Data listing:
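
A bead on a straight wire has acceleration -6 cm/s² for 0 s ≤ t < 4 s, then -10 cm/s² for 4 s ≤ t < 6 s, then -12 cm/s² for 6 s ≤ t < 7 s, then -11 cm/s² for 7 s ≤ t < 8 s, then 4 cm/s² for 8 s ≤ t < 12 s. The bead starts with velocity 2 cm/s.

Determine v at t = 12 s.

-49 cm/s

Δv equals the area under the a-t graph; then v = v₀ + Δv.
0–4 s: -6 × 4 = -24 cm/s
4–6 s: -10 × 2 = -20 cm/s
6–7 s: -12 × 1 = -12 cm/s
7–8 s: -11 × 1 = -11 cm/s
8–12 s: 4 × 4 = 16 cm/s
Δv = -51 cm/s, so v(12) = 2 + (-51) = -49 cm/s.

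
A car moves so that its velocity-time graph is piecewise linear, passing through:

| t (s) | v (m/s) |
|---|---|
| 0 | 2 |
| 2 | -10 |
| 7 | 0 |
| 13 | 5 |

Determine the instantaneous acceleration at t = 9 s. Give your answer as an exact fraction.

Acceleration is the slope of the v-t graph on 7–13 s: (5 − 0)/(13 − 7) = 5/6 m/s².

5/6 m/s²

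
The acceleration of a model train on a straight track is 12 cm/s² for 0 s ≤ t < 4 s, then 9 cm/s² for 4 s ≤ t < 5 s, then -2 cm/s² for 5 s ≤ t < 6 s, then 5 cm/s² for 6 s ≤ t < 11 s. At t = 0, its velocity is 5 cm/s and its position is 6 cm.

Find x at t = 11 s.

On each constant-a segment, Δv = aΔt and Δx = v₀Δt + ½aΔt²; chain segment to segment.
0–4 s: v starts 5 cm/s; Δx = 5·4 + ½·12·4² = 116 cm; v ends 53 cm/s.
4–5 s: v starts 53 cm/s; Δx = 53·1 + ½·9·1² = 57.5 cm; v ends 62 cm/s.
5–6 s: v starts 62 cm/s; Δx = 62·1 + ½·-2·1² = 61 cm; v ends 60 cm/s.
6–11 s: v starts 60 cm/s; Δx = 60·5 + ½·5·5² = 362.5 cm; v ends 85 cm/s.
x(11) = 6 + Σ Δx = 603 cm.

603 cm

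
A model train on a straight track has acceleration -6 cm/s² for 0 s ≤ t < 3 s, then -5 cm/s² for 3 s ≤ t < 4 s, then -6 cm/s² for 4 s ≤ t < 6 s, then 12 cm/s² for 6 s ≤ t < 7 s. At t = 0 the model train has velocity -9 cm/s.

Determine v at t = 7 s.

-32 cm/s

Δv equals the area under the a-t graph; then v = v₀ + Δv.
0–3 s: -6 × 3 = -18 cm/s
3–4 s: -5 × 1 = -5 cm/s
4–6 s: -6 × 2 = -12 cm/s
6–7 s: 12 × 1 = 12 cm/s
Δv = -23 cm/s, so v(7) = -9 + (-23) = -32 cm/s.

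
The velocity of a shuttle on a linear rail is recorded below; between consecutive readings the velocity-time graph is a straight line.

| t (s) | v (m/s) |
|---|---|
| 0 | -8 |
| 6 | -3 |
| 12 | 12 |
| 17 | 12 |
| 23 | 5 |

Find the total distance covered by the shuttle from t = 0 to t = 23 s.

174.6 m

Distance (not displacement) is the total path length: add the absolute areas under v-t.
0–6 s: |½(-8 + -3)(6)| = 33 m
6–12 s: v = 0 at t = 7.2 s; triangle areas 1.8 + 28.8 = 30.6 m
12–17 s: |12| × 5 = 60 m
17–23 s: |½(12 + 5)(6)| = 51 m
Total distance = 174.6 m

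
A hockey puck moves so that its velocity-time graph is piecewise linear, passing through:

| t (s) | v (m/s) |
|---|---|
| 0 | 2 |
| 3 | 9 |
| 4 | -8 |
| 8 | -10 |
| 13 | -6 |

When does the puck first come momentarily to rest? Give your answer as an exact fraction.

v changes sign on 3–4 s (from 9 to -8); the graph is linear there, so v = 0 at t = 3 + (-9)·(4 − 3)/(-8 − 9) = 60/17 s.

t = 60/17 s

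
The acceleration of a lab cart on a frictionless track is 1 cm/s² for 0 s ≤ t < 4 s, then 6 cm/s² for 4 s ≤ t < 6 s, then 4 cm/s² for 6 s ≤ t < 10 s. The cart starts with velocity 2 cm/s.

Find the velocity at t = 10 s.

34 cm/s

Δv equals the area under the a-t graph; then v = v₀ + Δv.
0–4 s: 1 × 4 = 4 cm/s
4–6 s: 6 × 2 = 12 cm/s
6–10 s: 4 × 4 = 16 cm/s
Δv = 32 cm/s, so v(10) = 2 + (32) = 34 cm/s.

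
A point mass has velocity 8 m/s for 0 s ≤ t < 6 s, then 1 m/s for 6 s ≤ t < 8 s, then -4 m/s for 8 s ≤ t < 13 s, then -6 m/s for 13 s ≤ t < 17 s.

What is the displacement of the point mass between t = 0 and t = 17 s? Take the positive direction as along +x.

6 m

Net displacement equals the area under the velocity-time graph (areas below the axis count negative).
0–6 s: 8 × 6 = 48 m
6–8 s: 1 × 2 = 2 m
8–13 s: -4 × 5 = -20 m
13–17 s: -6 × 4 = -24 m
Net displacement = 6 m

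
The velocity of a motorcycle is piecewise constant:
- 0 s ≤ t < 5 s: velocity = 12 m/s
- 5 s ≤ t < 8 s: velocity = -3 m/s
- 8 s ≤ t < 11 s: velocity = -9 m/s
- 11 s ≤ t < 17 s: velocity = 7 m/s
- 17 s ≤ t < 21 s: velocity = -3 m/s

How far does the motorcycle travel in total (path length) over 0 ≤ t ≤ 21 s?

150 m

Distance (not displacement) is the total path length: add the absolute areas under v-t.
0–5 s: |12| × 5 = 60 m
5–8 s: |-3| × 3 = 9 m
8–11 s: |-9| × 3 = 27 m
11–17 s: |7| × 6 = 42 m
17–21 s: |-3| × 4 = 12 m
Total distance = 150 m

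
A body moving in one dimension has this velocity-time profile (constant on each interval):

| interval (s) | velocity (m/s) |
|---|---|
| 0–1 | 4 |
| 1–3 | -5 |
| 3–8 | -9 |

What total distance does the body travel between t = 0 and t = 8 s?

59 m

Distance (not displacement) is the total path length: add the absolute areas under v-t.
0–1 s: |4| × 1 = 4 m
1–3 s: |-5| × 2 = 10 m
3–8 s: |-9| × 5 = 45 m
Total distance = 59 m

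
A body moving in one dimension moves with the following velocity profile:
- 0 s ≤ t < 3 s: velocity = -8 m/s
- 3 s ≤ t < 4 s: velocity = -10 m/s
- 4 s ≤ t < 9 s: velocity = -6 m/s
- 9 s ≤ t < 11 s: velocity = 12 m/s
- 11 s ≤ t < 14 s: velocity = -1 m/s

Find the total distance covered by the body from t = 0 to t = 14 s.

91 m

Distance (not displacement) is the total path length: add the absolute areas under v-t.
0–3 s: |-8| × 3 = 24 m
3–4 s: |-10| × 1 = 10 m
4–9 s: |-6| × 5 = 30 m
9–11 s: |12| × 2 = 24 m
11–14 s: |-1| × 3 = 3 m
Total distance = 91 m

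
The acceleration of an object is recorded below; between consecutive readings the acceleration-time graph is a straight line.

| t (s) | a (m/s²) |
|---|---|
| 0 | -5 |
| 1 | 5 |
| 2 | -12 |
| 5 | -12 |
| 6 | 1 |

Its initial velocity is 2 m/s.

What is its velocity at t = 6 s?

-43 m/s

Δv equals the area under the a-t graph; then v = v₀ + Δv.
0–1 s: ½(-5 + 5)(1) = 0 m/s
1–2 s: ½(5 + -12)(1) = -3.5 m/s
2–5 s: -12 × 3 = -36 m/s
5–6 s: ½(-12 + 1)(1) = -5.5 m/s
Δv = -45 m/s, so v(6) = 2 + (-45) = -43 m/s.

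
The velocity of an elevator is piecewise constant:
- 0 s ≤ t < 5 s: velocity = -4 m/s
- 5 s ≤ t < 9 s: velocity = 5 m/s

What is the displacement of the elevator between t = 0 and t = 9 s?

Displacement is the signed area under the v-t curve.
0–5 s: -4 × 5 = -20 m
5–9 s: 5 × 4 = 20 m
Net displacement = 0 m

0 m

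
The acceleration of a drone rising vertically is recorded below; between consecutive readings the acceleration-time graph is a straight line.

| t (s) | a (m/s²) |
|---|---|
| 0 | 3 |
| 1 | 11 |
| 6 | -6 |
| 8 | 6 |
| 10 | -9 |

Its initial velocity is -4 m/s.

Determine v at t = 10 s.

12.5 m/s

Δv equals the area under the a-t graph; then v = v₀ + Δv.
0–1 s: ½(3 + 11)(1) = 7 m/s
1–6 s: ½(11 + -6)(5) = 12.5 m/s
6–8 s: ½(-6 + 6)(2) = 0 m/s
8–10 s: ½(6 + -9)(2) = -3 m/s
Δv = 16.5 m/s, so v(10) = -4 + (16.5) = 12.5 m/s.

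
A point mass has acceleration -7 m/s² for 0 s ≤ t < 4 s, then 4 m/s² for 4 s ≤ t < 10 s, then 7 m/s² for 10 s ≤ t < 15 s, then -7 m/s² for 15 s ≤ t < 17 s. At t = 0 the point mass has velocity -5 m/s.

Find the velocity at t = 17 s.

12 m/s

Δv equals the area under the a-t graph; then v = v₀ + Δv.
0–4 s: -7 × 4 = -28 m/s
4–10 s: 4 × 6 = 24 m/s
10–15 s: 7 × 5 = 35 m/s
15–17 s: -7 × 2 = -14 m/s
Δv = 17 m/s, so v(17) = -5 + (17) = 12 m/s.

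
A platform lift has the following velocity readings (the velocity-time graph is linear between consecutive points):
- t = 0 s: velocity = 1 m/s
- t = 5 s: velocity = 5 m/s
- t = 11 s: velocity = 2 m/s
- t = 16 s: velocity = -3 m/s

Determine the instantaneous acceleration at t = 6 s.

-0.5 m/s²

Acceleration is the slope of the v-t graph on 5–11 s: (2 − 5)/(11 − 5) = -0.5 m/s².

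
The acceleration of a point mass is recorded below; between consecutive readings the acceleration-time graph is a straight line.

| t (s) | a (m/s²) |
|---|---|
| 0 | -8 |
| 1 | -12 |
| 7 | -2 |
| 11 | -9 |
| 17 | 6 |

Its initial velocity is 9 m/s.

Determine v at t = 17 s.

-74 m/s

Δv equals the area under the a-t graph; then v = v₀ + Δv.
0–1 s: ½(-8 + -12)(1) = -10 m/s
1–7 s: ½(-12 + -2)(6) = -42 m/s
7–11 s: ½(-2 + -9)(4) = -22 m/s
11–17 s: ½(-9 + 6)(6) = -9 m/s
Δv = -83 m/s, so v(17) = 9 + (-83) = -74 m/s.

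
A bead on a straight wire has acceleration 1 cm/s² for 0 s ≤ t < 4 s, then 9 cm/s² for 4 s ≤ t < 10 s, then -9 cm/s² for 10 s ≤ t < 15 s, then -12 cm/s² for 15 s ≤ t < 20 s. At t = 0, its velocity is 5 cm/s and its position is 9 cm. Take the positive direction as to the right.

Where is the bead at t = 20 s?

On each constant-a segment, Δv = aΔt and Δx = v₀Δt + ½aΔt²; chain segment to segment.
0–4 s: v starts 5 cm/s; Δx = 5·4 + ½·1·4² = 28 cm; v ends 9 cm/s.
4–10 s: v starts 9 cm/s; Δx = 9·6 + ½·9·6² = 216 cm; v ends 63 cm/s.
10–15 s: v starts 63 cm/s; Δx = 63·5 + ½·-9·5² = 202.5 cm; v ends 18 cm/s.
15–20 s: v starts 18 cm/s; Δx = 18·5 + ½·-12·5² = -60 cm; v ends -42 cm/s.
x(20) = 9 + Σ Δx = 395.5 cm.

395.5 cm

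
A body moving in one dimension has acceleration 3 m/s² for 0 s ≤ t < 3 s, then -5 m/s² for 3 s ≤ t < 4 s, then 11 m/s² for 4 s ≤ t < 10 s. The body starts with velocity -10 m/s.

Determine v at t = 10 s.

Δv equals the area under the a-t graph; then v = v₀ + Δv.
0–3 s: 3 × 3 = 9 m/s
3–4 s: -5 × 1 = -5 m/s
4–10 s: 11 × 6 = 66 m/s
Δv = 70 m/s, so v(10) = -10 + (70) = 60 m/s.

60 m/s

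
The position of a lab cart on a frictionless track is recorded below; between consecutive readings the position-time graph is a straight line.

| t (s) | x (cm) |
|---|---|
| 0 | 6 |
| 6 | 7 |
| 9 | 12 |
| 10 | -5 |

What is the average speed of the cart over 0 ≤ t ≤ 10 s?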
---
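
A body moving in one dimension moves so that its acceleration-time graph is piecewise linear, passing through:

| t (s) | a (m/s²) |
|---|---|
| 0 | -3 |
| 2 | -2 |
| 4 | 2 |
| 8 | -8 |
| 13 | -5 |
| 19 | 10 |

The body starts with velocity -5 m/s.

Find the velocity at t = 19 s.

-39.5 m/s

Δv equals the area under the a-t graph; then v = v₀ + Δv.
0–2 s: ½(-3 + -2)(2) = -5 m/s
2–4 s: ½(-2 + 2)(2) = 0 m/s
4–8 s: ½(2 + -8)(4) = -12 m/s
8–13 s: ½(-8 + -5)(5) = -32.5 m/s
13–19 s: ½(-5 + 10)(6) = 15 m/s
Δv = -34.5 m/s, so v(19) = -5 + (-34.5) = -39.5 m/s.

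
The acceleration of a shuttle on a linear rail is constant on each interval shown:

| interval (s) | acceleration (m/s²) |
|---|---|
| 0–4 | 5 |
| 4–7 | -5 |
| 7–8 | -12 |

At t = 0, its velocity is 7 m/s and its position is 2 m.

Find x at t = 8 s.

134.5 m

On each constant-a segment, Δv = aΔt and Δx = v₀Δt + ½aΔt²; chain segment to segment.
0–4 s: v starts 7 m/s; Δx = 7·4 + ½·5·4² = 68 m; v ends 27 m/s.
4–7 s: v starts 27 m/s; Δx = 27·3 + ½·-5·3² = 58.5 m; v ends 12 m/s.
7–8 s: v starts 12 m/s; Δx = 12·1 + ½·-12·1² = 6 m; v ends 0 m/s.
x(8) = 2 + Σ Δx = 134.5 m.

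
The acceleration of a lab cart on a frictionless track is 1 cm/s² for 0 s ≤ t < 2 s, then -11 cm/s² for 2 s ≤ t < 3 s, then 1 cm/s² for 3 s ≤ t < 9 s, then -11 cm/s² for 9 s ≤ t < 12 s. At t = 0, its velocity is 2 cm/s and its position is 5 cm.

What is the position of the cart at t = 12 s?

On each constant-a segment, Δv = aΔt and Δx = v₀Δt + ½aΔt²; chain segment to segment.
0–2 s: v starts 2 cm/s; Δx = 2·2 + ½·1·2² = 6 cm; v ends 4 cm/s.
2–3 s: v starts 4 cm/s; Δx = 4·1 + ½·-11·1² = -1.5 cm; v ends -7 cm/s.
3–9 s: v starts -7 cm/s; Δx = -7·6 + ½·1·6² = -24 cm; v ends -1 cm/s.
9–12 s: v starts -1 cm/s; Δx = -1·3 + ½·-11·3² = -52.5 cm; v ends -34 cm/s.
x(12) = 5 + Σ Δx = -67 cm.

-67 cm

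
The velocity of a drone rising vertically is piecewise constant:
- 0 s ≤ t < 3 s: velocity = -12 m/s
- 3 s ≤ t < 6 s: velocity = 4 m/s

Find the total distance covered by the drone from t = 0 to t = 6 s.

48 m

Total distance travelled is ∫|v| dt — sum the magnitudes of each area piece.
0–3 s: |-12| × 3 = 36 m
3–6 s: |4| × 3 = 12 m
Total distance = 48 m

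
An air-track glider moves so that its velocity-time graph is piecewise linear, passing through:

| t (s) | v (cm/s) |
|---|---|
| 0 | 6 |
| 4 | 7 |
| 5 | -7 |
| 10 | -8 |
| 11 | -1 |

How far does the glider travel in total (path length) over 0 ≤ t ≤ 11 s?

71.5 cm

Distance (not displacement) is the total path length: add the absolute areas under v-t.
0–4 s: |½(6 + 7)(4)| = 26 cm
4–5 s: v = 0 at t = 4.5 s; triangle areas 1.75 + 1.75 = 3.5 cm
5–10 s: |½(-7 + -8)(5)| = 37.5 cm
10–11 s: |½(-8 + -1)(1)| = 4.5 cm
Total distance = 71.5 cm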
* * *
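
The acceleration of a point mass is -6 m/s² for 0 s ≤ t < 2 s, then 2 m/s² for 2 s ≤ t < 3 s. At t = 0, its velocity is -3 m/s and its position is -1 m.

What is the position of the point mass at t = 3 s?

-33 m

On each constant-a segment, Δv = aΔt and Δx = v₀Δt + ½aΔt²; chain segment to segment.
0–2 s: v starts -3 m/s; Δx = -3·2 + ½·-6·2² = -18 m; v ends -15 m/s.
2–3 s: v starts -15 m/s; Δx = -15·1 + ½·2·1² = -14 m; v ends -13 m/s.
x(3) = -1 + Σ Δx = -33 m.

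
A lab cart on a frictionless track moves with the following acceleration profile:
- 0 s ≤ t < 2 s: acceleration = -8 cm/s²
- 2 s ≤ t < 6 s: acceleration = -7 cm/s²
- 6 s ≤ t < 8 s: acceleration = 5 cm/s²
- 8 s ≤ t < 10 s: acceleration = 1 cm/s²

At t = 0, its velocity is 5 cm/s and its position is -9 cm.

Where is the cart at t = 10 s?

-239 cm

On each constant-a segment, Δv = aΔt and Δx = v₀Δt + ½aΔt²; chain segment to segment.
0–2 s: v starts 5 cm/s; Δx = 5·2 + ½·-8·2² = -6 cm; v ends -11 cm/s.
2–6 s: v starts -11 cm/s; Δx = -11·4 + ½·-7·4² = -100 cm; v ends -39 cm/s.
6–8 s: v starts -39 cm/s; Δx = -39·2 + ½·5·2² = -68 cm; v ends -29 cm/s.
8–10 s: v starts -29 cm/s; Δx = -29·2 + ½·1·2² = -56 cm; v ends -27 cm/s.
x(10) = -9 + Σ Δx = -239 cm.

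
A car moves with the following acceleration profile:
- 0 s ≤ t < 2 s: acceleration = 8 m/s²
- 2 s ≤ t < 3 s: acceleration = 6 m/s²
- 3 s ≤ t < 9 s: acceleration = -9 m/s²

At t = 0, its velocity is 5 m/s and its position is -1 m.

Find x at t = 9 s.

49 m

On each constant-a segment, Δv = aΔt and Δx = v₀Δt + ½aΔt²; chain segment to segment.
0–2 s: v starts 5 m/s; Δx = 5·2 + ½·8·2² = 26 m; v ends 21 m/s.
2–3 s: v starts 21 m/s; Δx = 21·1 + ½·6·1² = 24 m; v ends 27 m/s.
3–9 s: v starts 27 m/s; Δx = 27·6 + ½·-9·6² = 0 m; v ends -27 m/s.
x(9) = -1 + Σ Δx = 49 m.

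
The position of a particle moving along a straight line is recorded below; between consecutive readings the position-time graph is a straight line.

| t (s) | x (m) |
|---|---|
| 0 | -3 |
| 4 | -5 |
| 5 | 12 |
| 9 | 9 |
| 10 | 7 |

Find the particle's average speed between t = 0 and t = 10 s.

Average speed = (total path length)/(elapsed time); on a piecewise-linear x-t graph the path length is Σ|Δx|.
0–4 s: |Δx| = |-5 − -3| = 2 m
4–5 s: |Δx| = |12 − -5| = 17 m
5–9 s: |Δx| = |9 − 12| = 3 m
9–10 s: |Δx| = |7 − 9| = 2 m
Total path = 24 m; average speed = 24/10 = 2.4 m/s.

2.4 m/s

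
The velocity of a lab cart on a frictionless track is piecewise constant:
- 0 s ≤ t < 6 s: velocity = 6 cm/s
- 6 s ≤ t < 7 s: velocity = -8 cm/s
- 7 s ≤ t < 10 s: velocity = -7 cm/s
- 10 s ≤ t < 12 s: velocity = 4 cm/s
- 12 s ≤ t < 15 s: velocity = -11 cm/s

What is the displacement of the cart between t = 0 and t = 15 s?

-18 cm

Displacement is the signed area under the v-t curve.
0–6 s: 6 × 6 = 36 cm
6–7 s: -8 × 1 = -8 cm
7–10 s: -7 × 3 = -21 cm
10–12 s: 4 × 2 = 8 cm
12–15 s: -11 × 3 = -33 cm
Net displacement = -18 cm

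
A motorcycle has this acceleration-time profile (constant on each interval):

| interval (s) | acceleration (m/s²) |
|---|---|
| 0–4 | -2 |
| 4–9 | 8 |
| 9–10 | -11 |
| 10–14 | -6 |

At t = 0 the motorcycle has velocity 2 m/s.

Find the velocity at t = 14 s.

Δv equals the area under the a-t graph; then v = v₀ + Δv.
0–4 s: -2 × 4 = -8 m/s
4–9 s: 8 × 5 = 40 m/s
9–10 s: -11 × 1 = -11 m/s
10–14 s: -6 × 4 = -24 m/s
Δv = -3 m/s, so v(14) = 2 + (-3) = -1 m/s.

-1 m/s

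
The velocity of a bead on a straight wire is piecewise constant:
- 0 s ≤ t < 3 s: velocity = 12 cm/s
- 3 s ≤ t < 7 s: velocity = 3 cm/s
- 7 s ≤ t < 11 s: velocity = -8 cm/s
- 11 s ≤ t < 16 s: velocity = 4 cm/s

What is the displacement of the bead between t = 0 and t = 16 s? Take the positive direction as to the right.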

Aim of the exercise: Using the data above, print exactly the lines from the line that contains "A bead on a straight wire has acceleration -6" through the line that contains "The acceleration of a model", with both included.

Answer section:
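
A bead on a straight wire has acceleration -6 cm/s² for 0 s ≤ t < 4 s, then -10 cm/s² for 4 s ≤ t < 6 s, then -12 cm/s² for 6 s ≤ t < 7 s, then -11 cm/s² for 7 s ≤ t < 8 s, then 4 cm/s² for 8 s ≤ t < 12 s. The bead starts with velocity 2 cm/s.

Determine v at t = 12 s.

-49 cm/s

Δv equals the area under the a-t graph; then v = v₀ + Δv.
0–4 s: -6 × 4 = -24 cm/s
4–6 s: -10 × 2 = -20 cm/s
6–7 s: -12 × 1 = -12 cm/s
7–8 s: -11 × 1 = -11 cm/s
8–12 s: 4 × 4 = 16 cm/s
Δv = -51 cm/s, so v(12) = 2 + (-51) = -49 cm/s.

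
A car moves so that its velocity-time graph is piecewise linear, passing through:

| t (s) | v (m/s) |
|---|---|
| 0 | 2 |
| 2 | -10 |
| 7 | 0 |
| 13 | 5 |

Determine the instantaneous acceleration at t = 9 s. Give your answer as an exact fraction.

Acceleration is the slope of the v-t graph on 7–13 s: (5 − 0)/(13 − 7) = 5/6 m/s².

5/6 m/s²

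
The acceleration of a model train on a straight track is 12 cm/s² for 0 s ≤ t < 4 s, then 9 cm/s² for 4 s ≤ t < 5 s, then -2 cm/s² for 5 s ≤ t < 6 s, then 5 cm/s² for 6 s ≤ t < 11 s. At t = 0, its velocity is 5 cm/s and its position is 6 cm.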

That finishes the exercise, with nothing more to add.